▶ [REQUIREMENT]
Would you please write out each entry precisely as given?

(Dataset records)
═══

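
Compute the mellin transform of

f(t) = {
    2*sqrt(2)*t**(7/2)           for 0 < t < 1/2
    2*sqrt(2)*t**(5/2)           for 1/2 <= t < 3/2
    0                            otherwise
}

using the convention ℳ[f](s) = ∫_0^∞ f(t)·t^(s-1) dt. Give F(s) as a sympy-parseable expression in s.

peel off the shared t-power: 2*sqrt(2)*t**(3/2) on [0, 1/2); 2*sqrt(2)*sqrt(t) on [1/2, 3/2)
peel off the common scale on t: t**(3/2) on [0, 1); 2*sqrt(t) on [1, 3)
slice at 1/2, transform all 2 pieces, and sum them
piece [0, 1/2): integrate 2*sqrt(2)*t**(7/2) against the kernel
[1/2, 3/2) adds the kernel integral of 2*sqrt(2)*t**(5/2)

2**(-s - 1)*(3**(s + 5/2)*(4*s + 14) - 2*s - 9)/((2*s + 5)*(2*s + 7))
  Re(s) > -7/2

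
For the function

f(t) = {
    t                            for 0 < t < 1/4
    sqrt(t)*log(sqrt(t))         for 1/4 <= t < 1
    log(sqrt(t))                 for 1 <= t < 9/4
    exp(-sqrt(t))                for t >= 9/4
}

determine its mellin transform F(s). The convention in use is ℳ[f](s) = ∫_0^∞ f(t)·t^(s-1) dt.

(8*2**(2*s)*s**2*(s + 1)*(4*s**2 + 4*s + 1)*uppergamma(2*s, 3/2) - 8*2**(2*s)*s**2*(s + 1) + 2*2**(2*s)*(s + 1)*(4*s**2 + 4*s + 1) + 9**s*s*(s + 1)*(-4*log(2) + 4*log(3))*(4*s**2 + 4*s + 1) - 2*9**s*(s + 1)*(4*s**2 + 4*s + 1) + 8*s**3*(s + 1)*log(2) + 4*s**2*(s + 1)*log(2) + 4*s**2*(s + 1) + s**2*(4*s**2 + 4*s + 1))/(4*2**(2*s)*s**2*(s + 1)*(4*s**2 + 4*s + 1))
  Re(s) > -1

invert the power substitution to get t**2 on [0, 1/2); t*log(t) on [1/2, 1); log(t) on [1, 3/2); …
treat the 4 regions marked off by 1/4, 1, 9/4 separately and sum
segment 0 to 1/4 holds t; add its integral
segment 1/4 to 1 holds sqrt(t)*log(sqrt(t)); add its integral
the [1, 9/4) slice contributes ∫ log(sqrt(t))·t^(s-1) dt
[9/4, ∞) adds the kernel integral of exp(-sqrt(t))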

═══

▶ [ANSWER SPACE]
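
Compute the mellin transform of

f(t) = {
    2*sqrt(2)*t**(7/2)           for 0 < t < 1/2
    2*sqrt(2)*t**(5/2)           for 1/2 <= t < 3/2
    0                            otherwise
}

using the convention ℳ[f](s) = ∫_0^∞ f(t)·t^(s-1) dt. Give F(s) as a sympy-parseable expression in s.

peel off the shared t-power: 2*sqrt(2)*t**(3/2) on [0, 1/2); 2*sqrt(2)*sqrt(t) on [1/2, 3/2)
peel off the common scale on t: t**(3/2) on [0, 1); 2*sqrt(t) on [1, 3)
slice at 1/2, transform all 2 pieces, and sum them
piece [0, 1/2): integrate 2*sqrt(2)*t**(7/2) against the kernel
[1/2, 3/2) adds the kernel integral of 2*sqrt(2)*t**(5/2)

2**(-s - 1)*(3**(s + 5/2)*(4*s + 14) - 2*s - 9)/((2*s + 5)*(2*s + 7))
  Re(s) > -7/2

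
For the function

f(t) = {
    t                            for 0 < t < 1/4
    sqrt(t)*log(sqrt(t))         for 1/4 <= t < 1
    log(sqrt(t))                 for 1 <= t < 9/4
    exp(-sqrt(t))                for t >= 9/4
}

determine its mellin transform F(s). The convention in use is ℳ[f](s) = ∫_0^∞ f(t)·t^(s-1) dt.

(8*2**(2*s)*s**2*(s + 1)*(4*s**2 + 4*s + 1)*uppergamma(2*s, 3/2) - 8*2**(2*s)*s**2*(s + 1) + 2*2**(2*s)*(s + 1)*(4*s**2 + 4*s + 1) + 9**s*s*(s + 1)*(-4*log(2) + 4*log(3))*(4*s**2 + 4*s + 1) - 2*9**s*(s + 1)*(4*s**2 + 4*s + 1) + 8*s**3*(s + 1)*log(2) + 4*s**2*(s + 1)*log(2) + 4*s**2*(s + 1) + s**2*(4*s**2 + 4*s + 1))/(4*2**(2*s)*s**2*(s + 1)*(4*s**2 + 4*s + 1))
  Re(s) > -1

invert the power substitution to get t**2 on [0, 1/2); t*log(t) on [1/2, 1); log(t) on [1, 3/2); …
treat the 4 regions marked off by 1/4, 1, 9/4 separately and sum
segment 0 to 1/4 holds t; add its integral
segment 1/4 to 1 holds sqrt(t)*log(sqrt(t)); add its integral
the [1, 9/4) slice contributes ∫ log(sqrt(t))·t^(s-1) dt
[9/4, ∞) adds the kernel integral of exp(-sqrt(t))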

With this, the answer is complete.